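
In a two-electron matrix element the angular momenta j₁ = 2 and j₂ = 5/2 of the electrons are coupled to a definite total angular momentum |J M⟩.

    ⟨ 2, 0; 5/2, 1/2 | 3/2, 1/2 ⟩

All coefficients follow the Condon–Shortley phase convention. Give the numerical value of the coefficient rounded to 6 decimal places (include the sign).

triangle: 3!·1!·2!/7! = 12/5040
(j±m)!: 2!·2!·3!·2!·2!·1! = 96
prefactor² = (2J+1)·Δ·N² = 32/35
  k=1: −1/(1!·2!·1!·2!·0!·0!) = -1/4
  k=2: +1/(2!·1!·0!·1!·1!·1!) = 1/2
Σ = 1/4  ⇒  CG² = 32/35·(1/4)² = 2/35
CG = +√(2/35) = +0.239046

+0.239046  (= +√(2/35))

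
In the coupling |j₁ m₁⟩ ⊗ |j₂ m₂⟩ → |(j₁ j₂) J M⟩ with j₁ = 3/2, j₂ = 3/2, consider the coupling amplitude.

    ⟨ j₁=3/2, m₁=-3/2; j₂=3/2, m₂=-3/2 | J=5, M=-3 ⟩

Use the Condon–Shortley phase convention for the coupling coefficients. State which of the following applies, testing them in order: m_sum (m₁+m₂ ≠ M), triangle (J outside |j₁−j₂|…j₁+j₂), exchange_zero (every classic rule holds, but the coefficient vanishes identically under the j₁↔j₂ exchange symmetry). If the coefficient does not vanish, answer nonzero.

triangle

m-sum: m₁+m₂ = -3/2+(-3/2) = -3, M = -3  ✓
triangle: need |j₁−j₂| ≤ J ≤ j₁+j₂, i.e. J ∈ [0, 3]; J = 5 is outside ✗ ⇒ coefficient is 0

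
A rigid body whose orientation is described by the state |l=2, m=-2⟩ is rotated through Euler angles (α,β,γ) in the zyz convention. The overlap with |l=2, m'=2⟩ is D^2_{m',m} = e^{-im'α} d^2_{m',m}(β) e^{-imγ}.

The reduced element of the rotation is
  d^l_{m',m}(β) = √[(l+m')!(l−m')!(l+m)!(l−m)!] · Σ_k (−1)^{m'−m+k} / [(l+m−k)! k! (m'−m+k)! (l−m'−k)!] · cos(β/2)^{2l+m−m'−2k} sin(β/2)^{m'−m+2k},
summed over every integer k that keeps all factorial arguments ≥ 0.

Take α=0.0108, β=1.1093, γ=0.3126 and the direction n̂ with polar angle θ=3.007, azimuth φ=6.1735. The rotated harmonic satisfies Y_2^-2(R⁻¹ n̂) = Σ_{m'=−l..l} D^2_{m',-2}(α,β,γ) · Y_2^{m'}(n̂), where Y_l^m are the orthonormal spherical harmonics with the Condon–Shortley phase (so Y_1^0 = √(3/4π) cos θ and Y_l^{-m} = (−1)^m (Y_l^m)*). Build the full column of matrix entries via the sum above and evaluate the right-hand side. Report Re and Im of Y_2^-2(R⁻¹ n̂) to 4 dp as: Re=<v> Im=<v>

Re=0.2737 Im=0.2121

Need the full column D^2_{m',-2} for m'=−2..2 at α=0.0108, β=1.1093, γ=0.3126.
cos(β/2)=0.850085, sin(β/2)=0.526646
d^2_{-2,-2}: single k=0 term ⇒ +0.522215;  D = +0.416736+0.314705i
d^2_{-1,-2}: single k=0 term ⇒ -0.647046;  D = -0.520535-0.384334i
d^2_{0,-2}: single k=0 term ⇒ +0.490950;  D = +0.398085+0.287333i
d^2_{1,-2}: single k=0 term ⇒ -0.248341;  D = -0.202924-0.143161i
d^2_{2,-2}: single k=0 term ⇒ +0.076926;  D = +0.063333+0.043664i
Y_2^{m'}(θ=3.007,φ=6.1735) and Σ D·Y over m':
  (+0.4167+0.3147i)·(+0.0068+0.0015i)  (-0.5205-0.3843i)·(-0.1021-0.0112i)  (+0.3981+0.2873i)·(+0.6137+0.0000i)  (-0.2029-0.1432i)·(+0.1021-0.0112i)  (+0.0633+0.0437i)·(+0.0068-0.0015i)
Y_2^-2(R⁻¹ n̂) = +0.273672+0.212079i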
#####
* [EXERCISE INSTRUCTIONS] Scan the records for the string "element" and show every line that contains it.

* [THE ANSWER]
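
In a two-electron matrix element the angular momenta j₁ = 2 and j₂ = 5/2 of the electrons are coupled to a definite total angular momentum |J M⟩.
The reduced element of the rotation is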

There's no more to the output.